*** Opening Entries shown ***

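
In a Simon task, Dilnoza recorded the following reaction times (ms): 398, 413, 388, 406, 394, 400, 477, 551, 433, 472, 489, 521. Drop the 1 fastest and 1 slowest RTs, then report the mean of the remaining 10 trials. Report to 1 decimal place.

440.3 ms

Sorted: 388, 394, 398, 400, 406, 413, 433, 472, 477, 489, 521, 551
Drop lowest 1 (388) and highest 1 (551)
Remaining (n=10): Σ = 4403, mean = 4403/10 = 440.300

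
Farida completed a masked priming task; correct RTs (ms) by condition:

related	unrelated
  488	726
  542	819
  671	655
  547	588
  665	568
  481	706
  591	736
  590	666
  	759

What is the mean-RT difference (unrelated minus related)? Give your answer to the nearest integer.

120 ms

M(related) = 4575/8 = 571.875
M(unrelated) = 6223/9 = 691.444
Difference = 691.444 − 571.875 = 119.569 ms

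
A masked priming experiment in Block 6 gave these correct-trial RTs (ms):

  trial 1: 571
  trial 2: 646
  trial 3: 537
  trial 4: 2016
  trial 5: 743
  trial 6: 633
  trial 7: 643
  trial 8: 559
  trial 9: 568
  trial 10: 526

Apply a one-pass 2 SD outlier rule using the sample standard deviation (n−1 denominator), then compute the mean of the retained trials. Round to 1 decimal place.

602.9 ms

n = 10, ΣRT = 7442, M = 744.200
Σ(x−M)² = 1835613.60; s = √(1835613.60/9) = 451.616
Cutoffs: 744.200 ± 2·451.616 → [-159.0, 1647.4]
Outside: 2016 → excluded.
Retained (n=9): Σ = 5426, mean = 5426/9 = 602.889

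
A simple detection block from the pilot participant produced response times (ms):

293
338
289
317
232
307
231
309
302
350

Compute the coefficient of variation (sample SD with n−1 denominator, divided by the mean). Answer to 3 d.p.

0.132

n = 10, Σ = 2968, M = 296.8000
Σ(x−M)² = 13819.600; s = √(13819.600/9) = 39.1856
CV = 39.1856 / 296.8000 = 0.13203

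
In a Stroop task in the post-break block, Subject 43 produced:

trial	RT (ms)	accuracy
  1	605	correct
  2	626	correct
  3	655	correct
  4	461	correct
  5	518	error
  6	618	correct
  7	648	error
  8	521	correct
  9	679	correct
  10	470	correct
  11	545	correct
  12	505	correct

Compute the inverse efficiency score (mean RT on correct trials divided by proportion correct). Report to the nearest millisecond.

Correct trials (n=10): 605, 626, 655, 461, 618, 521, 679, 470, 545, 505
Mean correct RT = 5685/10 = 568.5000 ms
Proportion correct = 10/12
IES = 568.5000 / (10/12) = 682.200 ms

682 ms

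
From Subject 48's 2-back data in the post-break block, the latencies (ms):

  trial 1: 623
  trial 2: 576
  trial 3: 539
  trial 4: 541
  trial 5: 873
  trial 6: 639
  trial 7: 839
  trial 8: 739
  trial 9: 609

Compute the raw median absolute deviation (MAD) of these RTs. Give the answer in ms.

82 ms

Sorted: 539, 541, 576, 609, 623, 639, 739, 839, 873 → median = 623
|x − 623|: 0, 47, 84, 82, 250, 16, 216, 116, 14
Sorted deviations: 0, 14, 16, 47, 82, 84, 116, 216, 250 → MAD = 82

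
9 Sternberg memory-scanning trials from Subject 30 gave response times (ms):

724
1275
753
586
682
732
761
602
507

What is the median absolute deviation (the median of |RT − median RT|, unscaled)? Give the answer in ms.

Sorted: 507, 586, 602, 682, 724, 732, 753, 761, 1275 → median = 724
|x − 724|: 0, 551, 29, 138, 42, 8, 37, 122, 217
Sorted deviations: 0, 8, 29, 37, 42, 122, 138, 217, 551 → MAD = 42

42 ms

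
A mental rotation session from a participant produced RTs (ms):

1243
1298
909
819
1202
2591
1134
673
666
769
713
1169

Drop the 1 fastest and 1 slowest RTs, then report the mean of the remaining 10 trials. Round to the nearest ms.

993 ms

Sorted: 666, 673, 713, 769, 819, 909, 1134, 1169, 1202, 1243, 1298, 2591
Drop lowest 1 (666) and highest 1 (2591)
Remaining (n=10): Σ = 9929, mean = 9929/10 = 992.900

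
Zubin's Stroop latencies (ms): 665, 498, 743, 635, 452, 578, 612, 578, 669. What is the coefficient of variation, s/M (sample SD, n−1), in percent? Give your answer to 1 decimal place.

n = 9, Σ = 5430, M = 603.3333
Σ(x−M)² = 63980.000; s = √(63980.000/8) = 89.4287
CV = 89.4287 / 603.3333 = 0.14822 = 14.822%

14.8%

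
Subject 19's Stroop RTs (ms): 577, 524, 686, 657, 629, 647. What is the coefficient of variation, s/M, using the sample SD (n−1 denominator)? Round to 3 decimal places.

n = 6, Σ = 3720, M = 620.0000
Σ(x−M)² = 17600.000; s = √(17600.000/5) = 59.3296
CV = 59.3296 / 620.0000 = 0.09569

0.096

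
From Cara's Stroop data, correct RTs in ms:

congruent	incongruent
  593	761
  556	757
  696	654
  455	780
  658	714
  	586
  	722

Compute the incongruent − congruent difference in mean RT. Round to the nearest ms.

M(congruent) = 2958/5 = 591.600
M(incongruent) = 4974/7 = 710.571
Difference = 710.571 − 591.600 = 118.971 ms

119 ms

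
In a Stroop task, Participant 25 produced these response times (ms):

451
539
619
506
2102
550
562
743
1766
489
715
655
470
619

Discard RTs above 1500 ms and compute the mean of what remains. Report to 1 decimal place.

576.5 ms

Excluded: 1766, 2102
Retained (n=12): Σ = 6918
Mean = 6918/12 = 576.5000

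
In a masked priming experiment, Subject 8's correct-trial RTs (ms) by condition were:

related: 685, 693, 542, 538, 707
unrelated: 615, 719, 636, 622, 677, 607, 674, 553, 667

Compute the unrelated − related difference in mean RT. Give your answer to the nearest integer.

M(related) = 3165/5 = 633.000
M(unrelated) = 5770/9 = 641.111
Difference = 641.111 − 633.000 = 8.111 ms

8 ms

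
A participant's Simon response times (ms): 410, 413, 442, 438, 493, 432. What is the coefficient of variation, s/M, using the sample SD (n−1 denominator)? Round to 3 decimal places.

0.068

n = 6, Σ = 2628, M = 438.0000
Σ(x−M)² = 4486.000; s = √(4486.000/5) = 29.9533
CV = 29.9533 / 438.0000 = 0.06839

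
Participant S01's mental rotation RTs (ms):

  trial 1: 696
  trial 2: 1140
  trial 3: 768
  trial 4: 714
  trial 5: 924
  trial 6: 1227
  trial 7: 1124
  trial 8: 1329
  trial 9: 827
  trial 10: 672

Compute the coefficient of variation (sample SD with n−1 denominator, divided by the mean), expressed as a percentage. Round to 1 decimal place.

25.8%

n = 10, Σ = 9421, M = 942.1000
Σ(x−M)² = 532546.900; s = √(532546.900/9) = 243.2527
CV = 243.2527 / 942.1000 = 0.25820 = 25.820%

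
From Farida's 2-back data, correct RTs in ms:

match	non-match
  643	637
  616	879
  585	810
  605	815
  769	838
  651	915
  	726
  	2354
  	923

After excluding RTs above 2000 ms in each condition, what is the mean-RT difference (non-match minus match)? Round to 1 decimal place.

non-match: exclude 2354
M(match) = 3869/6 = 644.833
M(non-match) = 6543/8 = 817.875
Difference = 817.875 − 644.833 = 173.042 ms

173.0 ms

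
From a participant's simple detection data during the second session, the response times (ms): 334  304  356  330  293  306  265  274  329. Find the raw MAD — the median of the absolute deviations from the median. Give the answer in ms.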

*** Closing Entries shown ***

▸ What this task involves
After the last line of the data, restate all the entries verbatim.

▸ Answer space
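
In a Simon task, Dilnoza recorded the following reaction times (ms): 398, 413, 388, 406, 394, 400, 477, 551, 433, 472, 489, 521. Drop the 1 fastest and 1 slowest RTs, then report the mean of the remaining 10 trials. Report to 1 decimal place.

440.3 ms

Sorted: 388, 394, 398, 400, 406, 413, 433, 472, 477, 489, 521, 551
Drop lowest 1 (388) and highest 1 (551)
Remaining (n=10): Σ = 4403, mean = 4403/10 = 440.300

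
Farida completed a masked priming task; correct RTs (ms) by condition:

related	unrelated
  488	726
  542	819
  671	655
  547	588
  665	568
  481	706
  591	736
  590	666
  	759

What is the mean-RT difference (unrelated minus related)? Give your answer to the nearest integer.

120 ms

M(related) = 4575/8 = 571.875
M(unrelated) = 6223/9 = 691.444
Difference = 691.444 − 571.875 = 119.569 ms

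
A masked priming experiment in Block 6 gave these correct-trial RTs (ms):

  trial 1: 571
  trial 2: 646
  trial 3: 537
  trial 4: 2016
  trial 5: 743
  trial 6: 633
  trial 7: 643
  trial 8: 559
  trial 9: 568
  trial 10: 526

Apply a one-pass 2 SD outlier rule using the sample standard deviation (n−1 denominator), then compute the mean of the retained trials. Round to 1 decimal place.

602.9 ms

n = 10, ΣRT = 7442, M = 744.200
Σ(x−M)² = 1835613.60; s = √(1835613.60/9) = 451.616
Cutoffs: 744.200 ± 2·451.616 → [-159.0, 1647.4]
Outside: 2016 → excluded.
Retained (n=9): Σ = 5426, mean = 5426/9 = 602.889

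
A simple detection block from the pilot participant produced response times (ms):

293
338
289
317
232
307
231
309
302
350

Compute the coefficient of variation (sample SD with n−1 denominator, divided by the mean). Answer to 3 d.p.

0.132

n = 10, Σ = 2968, M = 296.8000
Σ(x−M)² = 13819.600; s = √(13819.600/9) = 39.1856
CV = 39.1856 / 296.8000 = 0.13203

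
In a Stroop task in the post-break block, Subject 43 produced:

trial	RT (ms)	accuracy
  1	605	correct
  2	626	correct
  3	655	correct
  4	461	correct
  5	518	error
  6	618	correct
  7	648	error
  8	521	correct
  9	679	correct
  10	470	correct
  11	545	correct
  12	505	correct

Compute the inverse efficiency score (mean RT on correct trials divided by proportion correct). Report to the nearest millisecond.

Correct trials (n=10): 605, 626, 655, 461, 618, 521, 679, 470, 545, 505
Mean correct RT = 5685/10 = 568.5000 ms
Proportion correct = 10/12
IES = 568.5000 / (10/12) = 682.200 ms

682 ms

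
From Subject 48's 2-back data in the post-break block, the latencies (ms):

  trial 1: 623
  trial 2: 576
  trial 3: 539
  trial 4: 541
  trial 5: 873
  trial 6: 639
  trial 7: 839
  trial 8: 739
  trial 9: 609

Compute the raw median absolute deviation (MAD) of these RTs. Give the answer in ms.

82 ms

Sorted: 539, 541, 576, 609, 623, 639, 739, 839, 873 → median = 623
|x − 623|: 0, 47, 84, 82, 250, 16, 216, 116, 14
Sorted deviations: 0, 14, 16, 47, 82, 84, 116, 216, 250 → MAD = 82

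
9 Sternberg memory-scanning trials from Subject 30 gave response times (ms):

724
1275
753
586
682
732
761
602
507

What is the median absolute deviation (the median of |RT − median RT|, unscaled)? Give the answer in ms.

Sorted: 507, 586, 602, 682, 724, 732, 753, 761, 1275 → median = 724
|x − 724|: 0, 551, 29, 138, 42, 8, 37, 122, 217
Sorted deviations: 0, 8, 29, 37, 42, 122, 138, 217, 551 → MAD = 42

42 ms

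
A mental rotation session from a participant produced RTs (ms):

1243
1298
909
819
1202
2591
1134
673
666
769
713
1169

Drop the 1 fastest and 1 slowest RTs, then report the mean of the remaining 10 trials. Round to the nearest ms.

993 ms

Sorted: 666, 673, 713, 769, 819, 909, 1134, 1169, 1202, 1243, 1298, 2591
Drop lowest 1 (666) and highest 1 (2591)
Remaining (n=10): Σ = 9929, mean = 9929/10 = 992.900

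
Zubin's Stroop latencies (ms): 665, 498, 743, 635, 452, 578, 612, 578, 669. What is the coefficient of variation, s/M (sample SD, n−1), in percent? Give your answer to 1 decimal place.

n = 9, Σ = 5430, M = 603.3333
Σ(x−M)² = 63980.000; s = √(63980.000/8) = 89.4287
CV = 89.4287 / 603.3333 = 0.14822 = 14.822%

14.8%

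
Subject 19's Stroop RTs (ms): 577, 524, 686, 657, 629, 647. What is the coefficient of variation, s/M, using the sample SD (n−1 denominator)? Round to 3 decimal places.

n = 6, Σ = 3720, M = 620.0000
Σ(x−M)² = 17600.000; s = √(17600.000/5) = 59.3296
CV = 59.3296 / 620.0000 = 0.09569

0.096

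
From Cara's Stroop data, correct RTs in ms:

congruent	incongruent
  593	761
  556	757
  696	654
  455	780
  658	714
  	586
  	722

Compute the incongruent − congruent difference in mean RT. Round to the nearest ms.

M(congruent) = 2958/5 = 591.600
M(incongruent) = 4974/7 = 710.571
Difference = 710.571 − 591.600 = 118.971 ms

119 ms

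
In a Stroop task, Participant 25 produced these response times (ms):

451
539
619
506
2102
550
562
743
1766
489
715
655
470
619

Discard RTs above 1500 ms and compute the mean of what remains. Report to 1 decimal place.

576.5 ms

Excluded: 1766, 2102
Retained (n=12): Σ = 6918
Mean = 6918/12 = 576.5000

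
In a masked priming experiment, Subject 8's correct-trial RTs (ms) by condition were:

related: 685, 693, 542, 538, 707
unrelated: 615, 719, 636, 622, 677, 607, 674, 553, 667

Compute the unrelated − related difference in mean RT. Give your answer to the nearest integer.

M(related) = 3165/5 = 633.000
M(unrelated) = 5770/9 = 641.111
Difference = 641.111 − 633.000 = 8.111 ms

8 ms

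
A participant's Simon response times (ms): 410, 413, 442, 438, 493, 432. What is the coefficient of variation, s/M, using the sample SD (n−1 denominator)? Round to 3 decimal places.

0.068

n = 6, Σ = 2628, M = 438.0000
Σ(x−M)² = 4486.000; s = √(4486.000/5) = 29.9533
CV = 29.9533 / 438.0000 = 0.06839

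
Participant S01's mental rotation RTs (ms):

  trial 1: 696
  trial 2: 1140
  trial 3: 768
  trial 4: 714
  trial 5: 924
  trial 6: 1227
  trial 7: 1124
  trial 8: 1329
  trial 9: 827
  trial 10: 672

Compute the coefficient of variation (sample SD with n−1 denominator, divided by the mean), expressed as a percentage. Round to 1 decimal place.

25.8%

n = 10, Σ = 9421, M = 942.1000
Σ(x−M)² = 532546.900; s = √(532546.900/9) = 243.2527
CV = 243.2527 / 942.1000 = 0.25820 = 25.820%

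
From Farida's 2-back data, correct RTs in ms:

match	non-match
  643	637
  616	879
  585	810
  605	815
  769	838
  651	915
  	726
  	2354
  	923

After excluding RTs above 2000 ms in each condition, what is the mean-RT difference (non-match minus match)? Round to 1 decimal place.

non-match: exclude 2354
M(match) = 3869/6 = 644.833
M(non-match) = 6543/8 = 817.875
Difference = 817.875 − 644.833 = 173.042 ms

173.0 ms

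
From a participant's simple detection data during the second session, the response times (ms): 334  304  356  330  293  306  265  274  329. Find the raw MAD — the median of the absolute deviations from the median. Give the answer in ms.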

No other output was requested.